Saved entries
+ + + + + + +

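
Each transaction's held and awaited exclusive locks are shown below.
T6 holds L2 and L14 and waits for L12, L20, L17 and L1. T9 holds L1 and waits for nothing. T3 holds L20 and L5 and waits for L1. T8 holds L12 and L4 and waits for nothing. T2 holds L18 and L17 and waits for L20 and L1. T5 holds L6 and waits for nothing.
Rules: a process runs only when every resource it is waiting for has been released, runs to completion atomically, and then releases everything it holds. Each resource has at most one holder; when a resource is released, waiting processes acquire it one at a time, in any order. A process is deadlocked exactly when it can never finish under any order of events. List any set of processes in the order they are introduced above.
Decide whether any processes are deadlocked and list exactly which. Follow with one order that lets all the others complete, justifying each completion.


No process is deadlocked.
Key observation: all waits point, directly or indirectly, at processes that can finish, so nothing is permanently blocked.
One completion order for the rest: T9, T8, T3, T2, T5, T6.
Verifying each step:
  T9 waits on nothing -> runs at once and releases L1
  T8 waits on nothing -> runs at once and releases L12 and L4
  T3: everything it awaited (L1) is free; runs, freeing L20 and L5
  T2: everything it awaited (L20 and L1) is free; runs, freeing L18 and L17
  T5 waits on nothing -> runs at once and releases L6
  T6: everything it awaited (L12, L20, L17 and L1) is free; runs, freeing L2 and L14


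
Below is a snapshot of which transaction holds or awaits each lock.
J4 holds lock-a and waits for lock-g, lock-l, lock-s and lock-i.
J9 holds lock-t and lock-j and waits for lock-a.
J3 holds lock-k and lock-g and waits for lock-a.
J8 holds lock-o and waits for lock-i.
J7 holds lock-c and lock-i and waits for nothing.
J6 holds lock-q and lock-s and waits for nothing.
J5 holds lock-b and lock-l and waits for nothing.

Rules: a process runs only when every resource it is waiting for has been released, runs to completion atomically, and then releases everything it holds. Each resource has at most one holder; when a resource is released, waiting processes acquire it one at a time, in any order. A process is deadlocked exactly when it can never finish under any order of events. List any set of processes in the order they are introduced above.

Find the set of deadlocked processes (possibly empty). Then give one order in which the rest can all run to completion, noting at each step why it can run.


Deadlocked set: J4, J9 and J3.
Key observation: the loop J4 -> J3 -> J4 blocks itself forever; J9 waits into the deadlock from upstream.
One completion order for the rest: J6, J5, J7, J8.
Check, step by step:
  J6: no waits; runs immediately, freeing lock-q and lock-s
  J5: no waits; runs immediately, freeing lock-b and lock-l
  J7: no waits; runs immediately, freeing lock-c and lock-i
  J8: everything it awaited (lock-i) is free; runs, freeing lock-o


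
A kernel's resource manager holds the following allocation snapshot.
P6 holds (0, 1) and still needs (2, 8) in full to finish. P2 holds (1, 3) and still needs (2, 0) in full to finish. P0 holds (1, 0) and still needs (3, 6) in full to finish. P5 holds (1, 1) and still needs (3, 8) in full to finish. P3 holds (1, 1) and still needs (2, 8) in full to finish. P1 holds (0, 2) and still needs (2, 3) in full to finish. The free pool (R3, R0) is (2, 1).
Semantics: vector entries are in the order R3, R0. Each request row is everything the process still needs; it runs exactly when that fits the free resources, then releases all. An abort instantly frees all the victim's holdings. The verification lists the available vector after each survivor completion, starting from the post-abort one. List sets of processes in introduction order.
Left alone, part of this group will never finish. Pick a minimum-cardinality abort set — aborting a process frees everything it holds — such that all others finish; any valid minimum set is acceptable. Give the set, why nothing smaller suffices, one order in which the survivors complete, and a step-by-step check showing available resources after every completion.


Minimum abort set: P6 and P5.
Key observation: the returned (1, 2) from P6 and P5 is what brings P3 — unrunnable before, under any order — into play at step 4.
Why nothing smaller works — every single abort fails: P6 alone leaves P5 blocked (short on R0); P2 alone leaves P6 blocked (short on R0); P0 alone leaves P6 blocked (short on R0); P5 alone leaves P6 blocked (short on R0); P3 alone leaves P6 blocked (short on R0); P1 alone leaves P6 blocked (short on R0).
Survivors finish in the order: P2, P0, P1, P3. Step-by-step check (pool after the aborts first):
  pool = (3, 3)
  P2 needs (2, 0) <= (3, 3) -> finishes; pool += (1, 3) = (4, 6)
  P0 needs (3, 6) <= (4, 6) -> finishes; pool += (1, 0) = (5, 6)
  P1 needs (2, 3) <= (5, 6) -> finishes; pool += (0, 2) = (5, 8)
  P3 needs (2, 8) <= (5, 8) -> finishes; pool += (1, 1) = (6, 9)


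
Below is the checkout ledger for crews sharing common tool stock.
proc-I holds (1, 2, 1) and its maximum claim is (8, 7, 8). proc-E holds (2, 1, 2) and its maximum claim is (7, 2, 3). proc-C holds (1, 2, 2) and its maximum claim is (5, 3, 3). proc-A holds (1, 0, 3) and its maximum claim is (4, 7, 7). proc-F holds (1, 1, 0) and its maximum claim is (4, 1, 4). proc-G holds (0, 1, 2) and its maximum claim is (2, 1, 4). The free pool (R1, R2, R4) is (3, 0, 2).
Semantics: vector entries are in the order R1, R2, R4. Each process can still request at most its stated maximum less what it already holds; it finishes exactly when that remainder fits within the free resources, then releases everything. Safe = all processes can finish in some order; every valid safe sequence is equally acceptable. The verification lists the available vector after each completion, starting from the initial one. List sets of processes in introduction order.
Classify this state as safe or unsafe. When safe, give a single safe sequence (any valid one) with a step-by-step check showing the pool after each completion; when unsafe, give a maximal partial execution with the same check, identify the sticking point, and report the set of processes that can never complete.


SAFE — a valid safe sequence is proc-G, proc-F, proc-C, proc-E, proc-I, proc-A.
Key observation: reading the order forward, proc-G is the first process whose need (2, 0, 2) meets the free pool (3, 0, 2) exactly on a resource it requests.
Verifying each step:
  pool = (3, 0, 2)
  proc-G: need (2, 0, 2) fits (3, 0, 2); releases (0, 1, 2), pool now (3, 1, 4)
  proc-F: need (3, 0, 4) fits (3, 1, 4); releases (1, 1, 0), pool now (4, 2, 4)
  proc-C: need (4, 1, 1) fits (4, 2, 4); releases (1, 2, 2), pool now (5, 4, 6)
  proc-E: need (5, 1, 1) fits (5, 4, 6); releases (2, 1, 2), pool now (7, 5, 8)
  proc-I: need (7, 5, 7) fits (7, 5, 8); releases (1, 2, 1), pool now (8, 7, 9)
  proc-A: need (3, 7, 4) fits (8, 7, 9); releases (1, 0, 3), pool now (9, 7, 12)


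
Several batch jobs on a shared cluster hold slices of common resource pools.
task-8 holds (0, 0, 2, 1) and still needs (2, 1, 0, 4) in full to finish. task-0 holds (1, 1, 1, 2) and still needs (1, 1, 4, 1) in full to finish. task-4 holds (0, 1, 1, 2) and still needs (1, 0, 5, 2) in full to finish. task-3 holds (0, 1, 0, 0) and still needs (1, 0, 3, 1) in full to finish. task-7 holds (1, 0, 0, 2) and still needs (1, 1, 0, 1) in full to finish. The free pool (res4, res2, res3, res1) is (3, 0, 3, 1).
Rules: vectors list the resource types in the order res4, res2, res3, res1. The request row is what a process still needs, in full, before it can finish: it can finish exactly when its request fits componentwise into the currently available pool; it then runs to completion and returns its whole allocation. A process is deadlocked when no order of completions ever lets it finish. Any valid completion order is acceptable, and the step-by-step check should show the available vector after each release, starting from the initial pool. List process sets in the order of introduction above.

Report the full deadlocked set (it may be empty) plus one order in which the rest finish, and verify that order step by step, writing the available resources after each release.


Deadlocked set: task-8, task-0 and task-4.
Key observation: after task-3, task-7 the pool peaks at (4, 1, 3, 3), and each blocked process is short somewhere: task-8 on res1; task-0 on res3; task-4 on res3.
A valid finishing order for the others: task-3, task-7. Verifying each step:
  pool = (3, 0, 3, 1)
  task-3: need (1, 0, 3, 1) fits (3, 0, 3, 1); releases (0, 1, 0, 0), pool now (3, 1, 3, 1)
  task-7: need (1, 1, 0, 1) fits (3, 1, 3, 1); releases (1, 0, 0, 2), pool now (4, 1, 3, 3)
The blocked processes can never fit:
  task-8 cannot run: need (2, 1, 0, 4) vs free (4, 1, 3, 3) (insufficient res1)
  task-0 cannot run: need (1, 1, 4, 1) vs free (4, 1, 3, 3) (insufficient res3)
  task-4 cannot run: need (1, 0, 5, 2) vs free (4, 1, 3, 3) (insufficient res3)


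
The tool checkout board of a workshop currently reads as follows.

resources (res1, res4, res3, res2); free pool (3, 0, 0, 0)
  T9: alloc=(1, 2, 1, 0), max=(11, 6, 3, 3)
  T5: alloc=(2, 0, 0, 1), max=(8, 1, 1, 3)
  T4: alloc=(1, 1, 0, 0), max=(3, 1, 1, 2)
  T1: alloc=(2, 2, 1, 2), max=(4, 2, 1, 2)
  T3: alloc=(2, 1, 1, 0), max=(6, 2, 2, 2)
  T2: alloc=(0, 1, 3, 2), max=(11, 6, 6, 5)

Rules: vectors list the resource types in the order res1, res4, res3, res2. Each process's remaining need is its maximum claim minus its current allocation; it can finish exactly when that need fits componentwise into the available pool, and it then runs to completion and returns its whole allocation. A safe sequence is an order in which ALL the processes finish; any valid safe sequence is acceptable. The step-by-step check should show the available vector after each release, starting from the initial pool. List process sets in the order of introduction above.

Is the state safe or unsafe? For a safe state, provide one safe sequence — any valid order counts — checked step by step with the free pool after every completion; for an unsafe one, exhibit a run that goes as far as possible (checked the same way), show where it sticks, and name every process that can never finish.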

+ + + + + + +

* Work task *
Working from the entries above, find every line in which the word "verification" occurs and copy it.

* Answer to this task *
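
Semantics: vector entries are in the order R3, R0. Each request row is everything the process still needs; it runs exactly when that fits the free resources, then releases all. An abort instantly frees all the victim's holdings. The verification lists the available vector after each survivor completion, starting from the post-abort one. List sets of processes in introduction order.
Semantics: vector entries are in the order R1, R2, R4. Each process can still request at most its stated maximum less what it already holds; it finishes exactly when that remainder fits within the free resources, then releases everything. Safe = all processes can finish in some order; every valid safe sequence is equally acceptable. The verification lists the available vector after each completion, starting from the initial one. List sets of processes in introduction order.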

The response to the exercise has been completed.